Listed records →
——

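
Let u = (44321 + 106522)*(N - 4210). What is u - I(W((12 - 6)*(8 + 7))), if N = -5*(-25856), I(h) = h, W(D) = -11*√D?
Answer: 18865934010 + 33*√10 ≈ 1.8866e+10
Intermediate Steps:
N = 129280
u = 18865934010 (u = (44321 + 106522)*(129280 - 4210) = 150843*125070 = 18865934010)
u - I(W((12 - 6)*(8 + 7))) = 18865934010 - (-11)*√((12 - 6)*(8 + 7)) = 18865934010 - (-11)*√(6*15) = 18865934010 - (-11)*√90 = 18865934010 - (-11)*3*√10 = 18865934010 - (-33)*√10 = 18865934010 + 33*√10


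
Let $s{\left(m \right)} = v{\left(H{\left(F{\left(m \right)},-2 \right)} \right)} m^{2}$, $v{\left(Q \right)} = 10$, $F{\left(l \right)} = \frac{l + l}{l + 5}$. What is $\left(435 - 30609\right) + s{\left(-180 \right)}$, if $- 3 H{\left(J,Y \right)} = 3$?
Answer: $293826$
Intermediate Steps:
$F{\left(l \right)} = \frac{2 l}{5 + l}$
$H{\left(J,Y \right)} = -1$ ($H{\left(J,Y \right)} = \left(- \frac{1}{3}\right) 3 = -1$)
$s{\left(m \right)} = 10 m^{2}$
$\left(435 - 30609\right) + s{\left(-180 \right)} = \left(435 - 30609\right) + 10 \left(-180\right)^{2} = -30174 + 10 \cdot 32400 = -30174 + 324000 = 293826$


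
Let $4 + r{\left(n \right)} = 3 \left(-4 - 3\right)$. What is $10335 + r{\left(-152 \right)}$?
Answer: $10310$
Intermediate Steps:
$r{\left(n \right)} = -25$ ($r{\left(n \right)} = -4 + 3 \left(-4 - 3\right) = -4 + 3 \left(-7\right) = -4 - 21 = -25$)
$10335 + r{\left(-152 \right)} = 10335 - 25 = 10310$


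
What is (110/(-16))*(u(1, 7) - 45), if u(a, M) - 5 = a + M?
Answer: 220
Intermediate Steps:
u(a, M) = 5 + M + a (u(a, M) = 5 + (a + M) = 5 + (M + a) = 5 + M + a)
(110/(-16))*(u(1, 7) - 45) = (110/(-16))*((5 + 7 + 1) - 45) = (110*(-1/16))*(13 - 45) = -55/8*(-32) = 220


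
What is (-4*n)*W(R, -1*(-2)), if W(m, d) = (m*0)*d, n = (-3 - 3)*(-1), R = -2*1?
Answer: 0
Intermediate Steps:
R = -2
n = 6 (n = -6*(-1) = 6)
W(m, d) = 0 (W(m, d) = 0*d = 0)
(-4*n)*W(R, -1*(-2)) = -4*6*0 = -24*0 = 0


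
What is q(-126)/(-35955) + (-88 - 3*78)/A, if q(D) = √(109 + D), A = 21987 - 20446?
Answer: -14/67 - I*√17/35955 ≈ -0.20896 - 0.00011467*I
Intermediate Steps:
A = 1541
q(-126)/(-35955) + (-88 - 3*78)/A = √(109 - 126)/(-35955) + (-88 - 3*78)/1541 = √(-17)*(-1/35955) + (-88 - 234)*(1/1541) = (I*√17)*(-1/35955) - 322*1/1541 = -I*√17/35955 - 14/67 = -14/67 - I*√17/35955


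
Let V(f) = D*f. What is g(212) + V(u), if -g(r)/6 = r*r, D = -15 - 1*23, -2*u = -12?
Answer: -269892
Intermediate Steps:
u = 6 (u = -½*(-12) = 6)
D = -38 (D = -15 - 23 = -38)
g(r) = -6*r² (g(r) = -6*r*r = -6*r²)
V(f) = -38*f
g(212) + V(u) = -6*212² - 38*6 = -6*44944 - 228 = -269664 - 228 = -269892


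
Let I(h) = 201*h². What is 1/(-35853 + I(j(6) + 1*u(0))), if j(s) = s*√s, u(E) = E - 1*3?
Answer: -781/18860316 - 201*√6/6286772 ≈ -0.00011972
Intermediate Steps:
u(E) = -3 + E (u(E) = E - 3 = -3 + E)
j(s) = s^(3/2)
1/(-35853 + I(j(6) + 1*u(0))) = 1/(-35853 + 201*(6^(3/2) + 1*(-3 + 0))²) = 1/(-35853 + 201*(6*√6 + 1*(-3))²) = 1/(-35853 + 201*(6*√6 - 3)²) = 1/(-35853 + 201*(-3 + 6*√6)²)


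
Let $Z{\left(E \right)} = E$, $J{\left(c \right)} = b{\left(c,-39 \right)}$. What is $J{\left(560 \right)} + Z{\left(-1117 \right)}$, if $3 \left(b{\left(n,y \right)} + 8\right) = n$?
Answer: $- \frac{2815}{3} \approx -938.33$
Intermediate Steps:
$b{\left(n,y \right)} = -8 + \frac{n}{3}$
$J{\left(c \right)} = -8 + \frac{c}{3}$
$J{\left(560 \right)} + Z{\left(-1117 \right)} = \left(-8 + \frac{1}{3} \cdot 560\right) - 1117 = \left(-8 + \frac{560}{3}\right) - 1117 = \frac{536}{3} - 1117 = - \frac{2815}{3}$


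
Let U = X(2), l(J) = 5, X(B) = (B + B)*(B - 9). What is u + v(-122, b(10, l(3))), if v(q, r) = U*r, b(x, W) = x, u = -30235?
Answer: -30515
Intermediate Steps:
X(B) = 2*B*(-9 + B) (X(B) = (2*B)*(-9 + B) = 2*B*(-9 + B))
U = -28 (U = 2*2*(-9 + 2) = 2*2*(-7) = -28)
v(q, r) = -28*r
u + v(-122, b(10, l(3))) = -30235 - 28*10 = -30235 - 280 = -30515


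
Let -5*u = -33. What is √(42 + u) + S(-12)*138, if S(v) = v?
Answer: -1656 + 9*√15/5 ≈ -1649.0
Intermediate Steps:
u = 33/5 (u = -⅕*(-33) = 33/5 ≈ 6.6000)
√(42 + u) + S(-12)*138 = √(42 + 33/5) - 12*138 = √(243/5) - 1656 = 9*√15/5 - 1656 = -1656 + 9*√15/5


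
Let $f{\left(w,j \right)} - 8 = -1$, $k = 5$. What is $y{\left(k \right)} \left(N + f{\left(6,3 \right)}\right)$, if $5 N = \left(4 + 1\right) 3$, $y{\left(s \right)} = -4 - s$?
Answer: $-90$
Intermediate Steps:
$f{\left(w,j \right)} = 7$ ($f{\left(w,j \right)} = 8 - 1 = 7$)
$N = 3$ ($N = \frac{\left(4 + 1\right) 3}{5} = \frac{5 \cdot 3}{5} = \frac{1}{5} \cdot 15 = 3$)
$y{\left(k \right)} \left(N + f{\left(6,3 \right)}\right) = \left(-4 - 5\right) \left(3 + 7\right) = \left(-4 - 5\right) 10 = \left(-9\right) 10 = -90$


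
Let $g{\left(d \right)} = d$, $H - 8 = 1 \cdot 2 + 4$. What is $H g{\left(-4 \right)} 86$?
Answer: $-4816$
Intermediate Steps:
$H = 14$ ($H = 8 + \left(1 \cdot 2 + 4\right) = 8 + \left(2 + 4\right) = 8 + 6 = 14$)
$H g{\left(-4 \right)} 86 = 14 \left(-4\right) 86 = \left(-56\right) 86 = -4816$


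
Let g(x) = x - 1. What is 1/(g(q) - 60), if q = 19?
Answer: -1/42 ≈ -0.023810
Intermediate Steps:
g(x) = -1 + x
1/(g(q) - 60) = 1/((-1 + 19) - 60) = 1/(18 - 60) = 1/(-42) = -1/42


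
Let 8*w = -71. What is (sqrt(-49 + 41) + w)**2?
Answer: 4529/64 - 71*I*sqrt(2)/2 ≈ 70.766 - 50.205*I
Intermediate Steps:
w = -71/8 (w = (1/8)*(-71) = -71/8 ≈ -8.8750)
(sqrt(-49 + 41) + w)**2 = (sqrt(-49 + 41) - 71/8)**2 = (sqrt(-8) - 71/8)**2 = (2*I*sqrt(2) - 71/8)**2 = (-71/8 + 2*I*sqrt(2))**2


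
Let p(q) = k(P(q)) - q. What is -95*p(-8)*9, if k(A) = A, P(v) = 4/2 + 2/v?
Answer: -33345/4 ≈ -8336.3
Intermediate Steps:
P(v) = 2 + 2/v (P(v) = 4*(½) + 2/v = 2 + 2/v)
p(q) = 2 - q + 2/q (p(q) = (2 + 2/q) - q = 2 - q + 2/q)
-95*p(-8)*9 = -95*(2 - 1*(-8) + 2/(-8))*9 = -95*(2 + 8 + 2*(-⅛))*9 = -95*(2 + 8 - ¼)*9 = -95*39/4*9 = -3705/4*9 = -33345/4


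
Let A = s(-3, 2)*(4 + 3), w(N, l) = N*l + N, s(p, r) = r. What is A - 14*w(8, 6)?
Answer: -770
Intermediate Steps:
w(N, l) = N + N*l
A = 14 (A = 2*(4 + 3) = 2*7 = 14)
A - 14*w(8, 6) = 14 - 112*(1 + 6) = 14 - 112*7 = 14 - 14*56 = 14 - 784 = -770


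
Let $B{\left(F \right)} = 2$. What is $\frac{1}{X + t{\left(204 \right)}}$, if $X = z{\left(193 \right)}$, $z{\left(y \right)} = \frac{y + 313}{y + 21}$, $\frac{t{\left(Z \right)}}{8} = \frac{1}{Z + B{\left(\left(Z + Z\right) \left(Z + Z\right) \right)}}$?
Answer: $\frac{11021}{26487} \approx 0.41609$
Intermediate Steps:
$t{\left(Z \right)} = \frac{8}{2 + Z}$ ($t{\left(Z \right)} = \frac{8}{Z + 2} = \frac{8}{2 + Z}$)
$z{\left(y \right)} = \frac{313 + y}{21 + y}$
$X = \frac{253}{107}$ ($X = \frac{313 + 193}{21 + 193} = \frac{1}{214} \cdot 506 = \frac{253}{107} \approx 2.3645$)
$\frac{1}{X + t{\left(204 \right)}} = \frac{1}{\frac{253}{107} + \frac{8}{2 + 204}} = \frac{1}{\frac{253}{107} + \frac{8}{206}} = \frac{1}{\frac{253}{107} + 8 \cdot \frac{1}{206}} = \frac{1}{\frac{253}{107} + \frac{4}{103}} = \frac{1}{\frac{26487}{11021}} = \frac{11021}{26487}$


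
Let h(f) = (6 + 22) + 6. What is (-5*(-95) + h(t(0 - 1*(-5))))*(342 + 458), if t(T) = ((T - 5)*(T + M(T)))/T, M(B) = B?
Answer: 407200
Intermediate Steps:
t(T) = -10 + 2*T (t(T) = ((T - 5)*(T + T))/T = ((-5 + T)*(2*T))/T = (2*T*(-5 + T))/T = -10 + 2*T)
h(f) = 34 (h(f) = 28 + 6 = 34)
(-5*(-95) + h(t(0 - 1*(-5))))*(342 + 458) = (-5*(-95) + 34)*(342 + 458) = (475 + 34)*800 = 509*800 = 407200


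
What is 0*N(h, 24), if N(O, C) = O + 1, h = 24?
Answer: 0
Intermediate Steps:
N(O, C) = 1 + O
0*N(h, 24) = 0*(1 + 24) = 0*25 = 0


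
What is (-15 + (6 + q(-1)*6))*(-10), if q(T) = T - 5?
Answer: 450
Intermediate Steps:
q(T) = -5 + T
(-15 + (6 + q(-1)*6))*(-10) = (-15 + (6 + (-5 - 1)*6))*(-10) = (-15 + (6 - 6*6))*(-10) = (-15 + (6 - 36))*(-10) = (-15 - 30)*(-10) = -45*(-10) = 450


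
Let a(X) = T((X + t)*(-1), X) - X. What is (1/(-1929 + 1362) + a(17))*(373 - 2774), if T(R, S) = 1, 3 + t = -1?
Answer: 3112039/81 ≈ 38420.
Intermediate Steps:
t = -4 (t = -3 - 1 = -4)
a(X) = 1 - X
(1/(-1929 + 1362) + a(17))*(373 - 2774) = (1/(-1929 + 1362) + (1 - 1*17))*(373 - 2774) = (1/(-567) + (1 - 17))*(-2401) = (-1/567 - 16)*(-2401) = -9073/567*(-2401) = 3112039/81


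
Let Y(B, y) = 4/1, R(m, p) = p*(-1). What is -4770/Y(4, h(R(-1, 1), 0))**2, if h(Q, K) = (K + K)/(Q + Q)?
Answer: -2385/8 ≈ -298.13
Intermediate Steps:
R(m, p) = -p
h(Q, K) = K/Q (h(Q, K) = (2*K)/((2*Q)) = (2*K)*(1/(2*Q)) = K/Q)
Y(B, y) = 4 (Y(B, y) = 4*1 = 4)
-4770/Y(4, h(R(-1, 1), 0))**2 = -4770/(4**2) = -4770/16 = -4770*1/16 = -2385/8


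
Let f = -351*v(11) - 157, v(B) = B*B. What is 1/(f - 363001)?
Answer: -1/405629 ≈ -2.4653e-6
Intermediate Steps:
v(B) = B²
f = -42628 (f = -351*11² - 157 = -351*121 - 157 = -42471 - 157 = -42628)
1/(f - 363001) = 1/(-42628 - 363001) = 1/(-405629) = -1/405629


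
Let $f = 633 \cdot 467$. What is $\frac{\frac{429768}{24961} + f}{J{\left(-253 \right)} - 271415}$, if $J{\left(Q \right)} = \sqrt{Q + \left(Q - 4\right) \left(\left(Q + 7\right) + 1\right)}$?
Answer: $- \frac{2002819037483685}{1838778012283993} - \frac{44275055634 \sqrt{1742}}{1838778012283993} \approx -1.0902$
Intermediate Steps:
$J{\left(Q \right)} = \sqrt{Q + \left(-4 + Q\right) \left(8 + Q\right)}$ ($J{\left(Q \right)} = \sqrt{Q + \left(-4 + Q\right) \left(\left(7 + Q\right) + 1\right)} = \sqrt{Q + \left(-4 + Q\right) \left(8 + Q\right)}$)
$f = 295611$
$\frac{\frac{429768}{24961} + f}{J{\left(-253 \right)} - 271415} = \frac{\frac{429768}{24961} + 295611}{\sqrt{-32 + \left(-253\right)^{2} + 5 \left(-253\right)} - 271415} = \frac{429768 \cdot \frac{1}{24961} + 295611}{\sqrt{-32 + 64009 - 1265} - 271415} = \frac{\frac{429768}{24961} + 295611}{\sqrt{62712} - 271415} = \frac{7379175939}{24961 \left(6 \sqrt{1742} - 271415\right)} = \frac{7379175939}{24961 \left(-271415 + 6 \sqrt{1742}\right)}$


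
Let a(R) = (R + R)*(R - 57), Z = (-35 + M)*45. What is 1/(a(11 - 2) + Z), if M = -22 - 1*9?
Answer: -1/3834 ≈ -0.00026082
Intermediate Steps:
M = -31 (M = -22 - 9 = -31)
Z = -2970 (Z = (-35 - 31)*45 = -66*45 = -2970)
a(R) = 2*R*(-57 + R) (a(R) = (2*R)*(-57 + R) = 2*R*(-57 + R))
1/(a(11 - 2) + Z) = 1/(2*(11 - 2)*(-57 + (11 - 2)) - 2970) = 1/(2*9*(-57 + 9) - 2970) = 1/(2*9*(-48) - 2970) = 1/(-864 - 2970) = 1/(-3834) = -1/3834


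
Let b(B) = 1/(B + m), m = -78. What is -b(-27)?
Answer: 1/105 ≈ 0.0095238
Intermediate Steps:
b(B) = 1/(-78 + B) (b(B) = 1/(B - 78) = 1/(-78 + B))
-b(-27) = -1/(-78 - 27) = -1/(-105) = -1*(-1/105) = 1/105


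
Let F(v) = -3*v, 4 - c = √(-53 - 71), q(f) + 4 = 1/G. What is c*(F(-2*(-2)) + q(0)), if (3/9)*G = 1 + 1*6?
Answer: -1340/21 + 670*I*√31/21 ≈ -63.81 + 177.64*I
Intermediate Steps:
G = 21 (G = 3*(1 + 1*6) = 3*(1 + 6) = 3*7 = 21)
q(f) = -83/21 (q(f) = -4 + 1/21 = -83/21)
c = 4 - 2*I*√31 (c = 4 - √(-53 - 71) = 4 - √(-124) = 4 - 2*I*√31 ≈ 4.0 - 11.136*I)
c*(F(-2*(-2)) + q(0)) = (4 - 2*I*√31)*(-(-6)*(-2) - 83/21) = (4 - 2*I*√31)*(-3*4 - 83/21) = (4 - 2*I*√31)*(-12 - 83/21) = (4 - 2*I*√31)*(-335/21) = -1340/21 + 670*I*√31/21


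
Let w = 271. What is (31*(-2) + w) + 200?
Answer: 409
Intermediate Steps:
(31*(-2) + w) + 200 = (31*(-2) + 271) + 200 = (-62 + 271) + 200 = 209 + 200 = 409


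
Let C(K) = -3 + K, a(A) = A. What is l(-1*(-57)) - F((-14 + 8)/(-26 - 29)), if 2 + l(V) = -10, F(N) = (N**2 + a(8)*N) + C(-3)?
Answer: -20826/3025 ≈ -6.8846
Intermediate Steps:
F(N) = -6 + N**2 + 8*N (F(N) = (N**2 + 8*N) + (-3 - 3) = (N**2 + 8*N) - 6 = -6 + N**2 + 8*N)
l(V) = -12 (l(V) = -2 - 10 = -12)
l(-1*(-57)) - F((-14 + 8)/(-26 - 29)) = -12 - (-6 + ((-14 + 8)/(-26 - 29))**2 + 8*((-14 + 8)/(-26 - 29))) = -12 - (-6 + (-6/(-55))**2 + 8*(-6/(-55))) = -12 - (-6 + (-6*(-1/55))**2 + 8*(-6*(-1/55))) = -12 - (-6 + (6/55)**2 + 8*(6/55)) = -12 - (-6 + 36/3025 + 48/55) = -12 - 1*(-15474/3025) = -12 + 15474/3025 = -20826/3025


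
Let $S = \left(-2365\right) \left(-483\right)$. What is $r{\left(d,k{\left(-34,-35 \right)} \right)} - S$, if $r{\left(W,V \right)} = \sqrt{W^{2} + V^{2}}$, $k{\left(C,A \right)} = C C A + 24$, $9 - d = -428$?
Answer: $-1142295 + \sqrt{1635261065} \approx -1.1019 \cdot 10^{6}$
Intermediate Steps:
$d = 437$ ($d = 9 - -428 = 9 + 428 = 437$)
$k{\left(C,A \right)} = 24 + A C^{2}$ ($k{\left(C,A \right)} = C^{2} A + 24 = A C^{2} + 24 = 24 + A C^{2}$)
$r{\left(W,V \right)} = \sqrt{V^{2} + W^{2}}$
$S = 1142295$
$r{\left(d,k{\left(-34,-35 \right)} \right)} - S = \sqrt{\left(24 - 35 \left(-34\right)^{2}\right)^{2} + 437^{2}} - 1142295 = \sqrt{\left(24 - 40460\right)^{2} + 190969} - 1142295 = \sqrt{\left(-40436\right)^{2} + 190969} - 1142295 = \sqrt{1635070096 + 190969} - 1142295 = \sqrt{1635261065} - 1142295 = -1142295 + \sqrt{1635261065}$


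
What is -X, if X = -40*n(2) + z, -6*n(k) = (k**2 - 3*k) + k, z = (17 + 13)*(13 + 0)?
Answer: -390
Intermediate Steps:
z = 390 (z = 30*13 = 390)
n(k) = -k**2/6 + k/3 (n(k) = -((k**2 - 3*k) + k)/6 = -(k**2 - 2*k)/6 = -k**2/6 + k/3)
X = 390 (X = -20*2*(2 - 1*2)/3 + 390 = -20*2*(2 - 2)/3 + 390 = -20*2*0/3 + 390 = -40*0 + 390 = 0 + 390 = 390)
-X = -1*390 = -390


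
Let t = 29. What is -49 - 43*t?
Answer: -1296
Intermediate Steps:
-49 - 43*t = -49 - 43*29 = -49 - 1247 = -1296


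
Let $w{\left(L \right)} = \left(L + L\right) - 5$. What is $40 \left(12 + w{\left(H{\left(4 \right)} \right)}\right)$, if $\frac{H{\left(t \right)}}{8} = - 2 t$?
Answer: $-4840$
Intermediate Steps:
$H{\left(t \right)} = - 16 t$ ($H{\left(t \right)} = 8 \left(- 2 t\right) = - 16 t$)
$w{\left(L \right)} = -5 + 2 L$ ($w{\left(L \right)} = 2 L - 5 = -5 + 2 L$)
$40 \left(12 + w{\left(H{\left(4 \right)} \right)}\right) = 40 \left(12 + \left(-5 + 2 \left(\left(-16\right) 4\right)\right)\right) = 40 \left(12 + \left(-5 + 2 \left(-64\right)\right)\right) = 40 \left(12 - 133\right) = 40 \left(-121\right) = -4840$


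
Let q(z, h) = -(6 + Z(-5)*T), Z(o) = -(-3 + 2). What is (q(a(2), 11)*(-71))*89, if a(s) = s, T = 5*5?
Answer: 195889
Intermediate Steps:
Z(o) = 1 (Z(o) = -1*(-1) = 1)
T = 25
q(z, h) = -31 (q(z, h) = -(6 + 1*25) = -(6 + 25) = -1*31 = -31)
(q(a(2), 11)*(-71))*89 = -31*(-71)*89 = 2201*89 = 195889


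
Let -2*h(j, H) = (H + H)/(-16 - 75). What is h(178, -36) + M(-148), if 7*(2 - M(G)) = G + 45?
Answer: 1485/91 ≈ 16.319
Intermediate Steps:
h(j, H) = H/91 (h(j, H) = -(H + H)/(2*(-16 - 75)) = -2*H/(2*(-91)) = -2*H*(-1)/(2*91) = -(-1)*H/91 = H/91)
M(G) = -31/7 - G/7 (M(G) = 2 - (G + 45)/7 = 2 - (45 + G)/7 = 2 + (-45/7 - G/7) = -31/7 - G/7)
h(178, -36) + M(-148) = (1/91)*(-36) + (-31/7 - 1/7*(-148)) = -36/91 + (-31/7 + 148/7) = -36/91 + 117/7 = 1485/91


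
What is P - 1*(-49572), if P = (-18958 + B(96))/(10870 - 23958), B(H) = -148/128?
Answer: 20762153445/418816 ≈ 49573.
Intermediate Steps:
B(H) = -37/32 (B(H) = -148*1/128 = -37/32)
P = 606693/418816 (P = (-18958 - 37/32)/(10870 - 23958) = -606693/32/(-13088) = -606693/32*(-1/13088) = 606693/418816 ≈ 1.4486)
P - 1*(-49572) = 606693/418816 - 1*(-49572) = 606693/418816 + 49572 = 20762153445/418816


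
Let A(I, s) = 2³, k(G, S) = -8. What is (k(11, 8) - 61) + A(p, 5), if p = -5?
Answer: -61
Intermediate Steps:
A(I, s) = 8
(k(11, 8) - 61) + A(p, 5) = (-8 - 61) + 8 = -69 + 8 = -61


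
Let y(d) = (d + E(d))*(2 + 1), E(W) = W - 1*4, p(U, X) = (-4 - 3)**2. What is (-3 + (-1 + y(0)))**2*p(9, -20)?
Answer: 12544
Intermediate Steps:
p(U, X) = 49 (p(U, X) = (-7)**2 = 49)
E(W) = -4 + W (E(W) = W - 4 = -4 + W)
y(d) = -12 + 6*d (y(d) = (d + (-4 + d))*(2 + 1) = (-4 + 2*d)*3 = -12 + 6*d)
(-3 + (-1 + y(0)))**2*p(9, -20) = (-3 + (-1 + (-12 + 6*0)))**2*49 = (-3 + (-1 + (-12 + 0)))**2*49 = (-3 + (-1 - 12))**2*49 = (-3 - 13)**2*49 = (-16)**2*49 = 256*49 = 12544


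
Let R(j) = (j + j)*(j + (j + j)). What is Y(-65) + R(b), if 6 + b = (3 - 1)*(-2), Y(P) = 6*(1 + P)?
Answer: 216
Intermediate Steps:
Y(P) = 6 + 6*P
b = -10 (b = -6 + (3 - 1)*(-2) = -6 + 2*(-2) = -6 - 4 = -10)
R(j) = 6*j² (R(j) = (2*j)*(j + 2*j) = (2*j)*(3*j) = 6*j²)
Y(-65) + R(b) = (6 + 6*(-65)) + 6*(-10)² = (6 - 390) + 6*100 = -384 + 600 = 216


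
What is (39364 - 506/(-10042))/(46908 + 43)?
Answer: 197646897/235740971 ≈ 0.83841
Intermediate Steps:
(39364 - 506/(-10042))/(46908 + 43) = (39364 - 506*(-1/10042))/46951 = (39364 + 253/5021)*(1/46951) = (197646897/5021)*(1/46951) = 197646897/235740971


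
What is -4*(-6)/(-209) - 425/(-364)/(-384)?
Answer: -3443449/29213184 ≈ -0.11787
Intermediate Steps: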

——

Task goal →
Please copy the lines above from the line with "Let V(f) = D*f." up to and including the line with "Answer: -30515", exactly as written and with nothing else.

Task result →
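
Let V(f) = D*f. What is g(212) + V(u), if -g(r)/6 = r*r, D = -15 - 1*23, -2*u = -12?
Answer: -269892
Intermediate Steps:
u = 6 (u = -½*(-12) = 6)
D = -38 (D = -15 - 23 = -38)
g(r) = -6*r² (g(r) = -6*r*r = -6*r²)
V(f) = -38*f
g(212) + V(u) = -6*212² - 38*6 = -6*44944 - 228 = -269664 - 228 = -269892


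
Let I(h) = 201*h². What is 1/(-35853 + I(j(6) + 1*u(0))), if j(s) = s*√s, u(E) = E - 1*3?
Answer: -781/18860316 - 201*√6/6286772 ≈ -0.00011972
Intermediate Steps:
u(E) = -3 + E (u(E) = E - 3 = -3 + E)
j(s) = s^(3/2)
1/(-35853 + I(j(6) + 1*u(0))) = 1/(-35853 + 201*(6^(3/2) + 1*(-3 + 0))²) = 1/(-35853 + 201*(6*√6 + 1*(-3))²) = 1/(-35853 + 201*(6*√6 - 3)²) = 1/(-35853 + 201*(-3 + 6*√6)²)


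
Let $Z{\left(E \right)} = E$, $J{\left(c \right)} = b{\left(c,-39 \right)}$. What is $J{\left(560 \right)} + Z{\left(-1117 \right)}$, if $3 \left(b{\left(n,y \right)} + 8\right) = n$?
Answer: $- \frac{2815}{3} \approx -938.33$
Intermediate Steps:
$b{\left(n,y \right)} = -8 + \frac{n}{3}$
$J{\left(c \right)} = -8 + \frac{c}{3}$
$J{\left(560 \right)} + Z{\left(-1117 \right)} = \left(-8 + \frac{1}{3} \cdot 560\right) - 1117 = \left(-8 + \frac{560}{3}\right) - 1117 = \frac{536}{3} - 1117 = - \frac{2815}{3}$


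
Let U = X(2), l(J) = 5, X(B) = (B + B)*(B - 9). What is u + v(-122, b(10, l(3))), if v(q, r) = U*r, b(x, W) = x, u = -30235?
Answer: -30515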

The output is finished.